Top of Material for the task
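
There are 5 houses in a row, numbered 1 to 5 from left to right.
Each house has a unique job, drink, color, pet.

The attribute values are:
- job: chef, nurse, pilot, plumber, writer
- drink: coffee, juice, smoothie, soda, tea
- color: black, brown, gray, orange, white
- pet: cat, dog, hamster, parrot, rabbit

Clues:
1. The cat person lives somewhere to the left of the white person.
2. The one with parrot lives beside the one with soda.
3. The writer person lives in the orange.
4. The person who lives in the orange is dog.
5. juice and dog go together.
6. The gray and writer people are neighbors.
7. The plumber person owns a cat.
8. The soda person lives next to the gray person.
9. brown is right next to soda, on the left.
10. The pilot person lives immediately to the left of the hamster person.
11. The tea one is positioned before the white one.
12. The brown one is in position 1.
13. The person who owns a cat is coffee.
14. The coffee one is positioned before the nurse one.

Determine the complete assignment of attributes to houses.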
Bottom of Material for the task
Top of Material for the task
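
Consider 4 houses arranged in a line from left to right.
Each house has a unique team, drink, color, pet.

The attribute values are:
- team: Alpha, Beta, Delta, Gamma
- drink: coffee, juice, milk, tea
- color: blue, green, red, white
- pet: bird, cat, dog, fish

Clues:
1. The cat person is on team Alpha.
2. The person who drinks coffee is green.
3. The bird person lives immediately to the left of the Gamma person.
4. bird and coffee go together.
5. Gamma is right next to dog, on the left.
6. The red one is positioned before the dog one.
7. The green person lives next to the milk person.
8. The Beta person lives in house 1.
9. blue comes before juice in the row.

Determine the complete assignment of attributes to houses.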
Bottom of Material for the task
Top of Material for the task
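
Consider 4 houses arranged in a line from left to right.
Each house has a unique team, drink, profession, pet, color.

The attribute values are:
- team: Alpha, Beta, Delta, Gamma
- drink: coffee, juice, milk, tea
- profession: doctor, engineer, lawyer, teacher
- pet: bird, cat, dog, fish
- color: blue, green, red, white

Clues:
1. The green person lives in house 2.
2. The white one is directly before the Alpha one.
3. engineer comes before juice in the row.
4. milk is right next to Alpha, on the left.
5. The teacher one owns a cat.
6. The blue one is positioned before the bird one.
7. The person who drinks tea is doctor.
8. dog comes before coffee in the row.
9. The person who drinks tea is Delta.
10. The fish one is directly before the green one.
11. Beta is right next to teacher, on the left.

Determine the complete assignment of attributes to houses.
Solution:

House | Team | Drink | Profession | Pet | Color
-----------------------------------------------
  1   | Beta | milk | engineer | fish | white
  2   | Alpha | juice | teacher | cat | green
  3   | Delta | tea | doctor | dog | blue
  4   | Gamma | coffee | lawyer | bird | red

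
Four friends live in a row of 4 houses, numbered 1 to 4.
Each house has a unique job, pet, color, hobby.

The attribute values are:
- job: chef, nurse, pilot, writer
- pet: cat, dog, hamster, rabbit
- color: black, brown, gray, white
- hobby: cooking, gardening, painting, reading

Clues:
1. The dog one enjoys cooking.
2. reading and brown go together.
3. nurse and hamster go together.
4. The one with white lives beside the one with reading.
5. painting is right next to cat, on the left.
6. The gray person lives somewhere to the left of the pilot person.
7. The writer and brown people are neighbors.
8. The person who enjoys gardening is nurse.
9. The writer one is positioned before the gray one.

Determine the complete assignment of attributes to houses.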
Bottom of Material for the task
[Work required]: Wherever the string "gray" appears in a line above, copy that line.

[Finished exercise]:
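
- color: black, brown, gray, orange, white
6. The gray and writer people are neighbors.
8. The soda person lives next to the gray person.
- color: black, brown, gray, white
6. The gray person lives somewhere to the left of the pilot person.
9. The writer one is positioned before the gray one.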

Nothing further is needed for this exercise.